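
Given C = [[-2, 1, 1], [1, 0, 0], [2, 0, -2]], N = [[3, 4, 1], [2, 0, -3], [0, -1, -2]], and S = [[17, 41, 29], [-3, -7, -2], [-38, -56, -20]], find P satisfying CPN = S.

P = [[-3, 3, -5], [1, -4, -2], [4, 2, -5]]

Isolating P: multiply by C⁻¹ from the left and N⁻¹ from the right, so P = C⁻¹SN⁻¹.
det C = 2; the adjugate gives C⁻¹ = [[0, 1, 0], [1, 1, 1/2], [0, 1, -1/2]].
N has determinant 5; N⁻¹ = [[-3/5, 7/5, -12/5], [4/5, -6/5, 11/5], [-2/5, 3/5, -8/5]].
C⁻¹S = [[-3, -7, -2], [-5, 6, 17], [16, 21, 8]].
P = (C⁻¹S)N⁻¹ = [[-3, 3, -5], [1, -4, -2], [4, 2, -5]].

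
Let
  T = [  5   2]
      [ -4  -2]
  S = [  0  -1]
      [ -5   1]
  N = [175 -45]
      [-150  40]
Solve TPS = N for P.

Isolating P: multiply by T⁻¹ from the left and S⁻¹ from the right, so P = T⁻¹NS⁻¹.
det T = -2, so T⁻¹ = [[1, 1], [-2, -5/2]].
det S = -5, so S⁻¹ = [[-1/5, -1/5], [-1, 0]].
T⁻¹N = [[25, -5], [25, -10]].
P = (T⁻¹N)S⁻¹ = [[0, -5], [5, -5]].

P = [[0, -5], [5, -5]]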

• [To do]
Repeat the records above in full, character for character.

• [Answer]
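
Given C = [[-2, 1, 1], [1, 0, 0], [2, 0, -2]], N = [[3, 4, 1], [2, 0, -3], [0, -1, -2]], and S = [[17, 41, 29], [-3, -7, -2], [-38, -56, -20]], find P satisfying CPN = S.

P = [[-3, 3, -5], [1, -4, -2], [4, 2, -5]]

Isolating P: multiply by C⁻¹ from the left and N⁻¹ from the right, so P = C⁻¹SN⁻¹.
det C = 2; the adjugate gives C⁻¹ = [[0, 1, 0], [1, 1, 1/2], [0, 1, -1/2]].
N has determinant 5; N⁻¹ = [[-3/5, 7/5, -12/5], [4/5, -6/5, 11/5], [-2/5, 3/5, -8/5]].
C⁻¹S = [[-3, -7, -2], [-5, 6, 17], [16, 21, 8]].
P = (C⁻¹S)N⁻¹ = [[-3, 3, -5], [1, -4, -2], [4, 2, -5]].

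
Let
  T = [  5   2]
      [ -4  -2]
  S = [  0  -1]
      [ -5   1]
  N = [175 -45]
      [-150  40]
Solve TPS = N for P.

Isolating P: multiply by T⁻¹ from the left and S⁻¹ from the right, so P = T⁻¹NS⁻¹.
det T = -2, so T⁻¹ = [[1, 1], [-2, -5/2]].
det S = -5, so S⁻¹ = [[-1/5, -1/5], [-1, 0]].
T⁻¹N = [[25, -5], [25, -10]].
P = (T⁻¹N)S⁻¹ = [[0, -5], [5, -5]].

P = [[0, -5], [5, -5]]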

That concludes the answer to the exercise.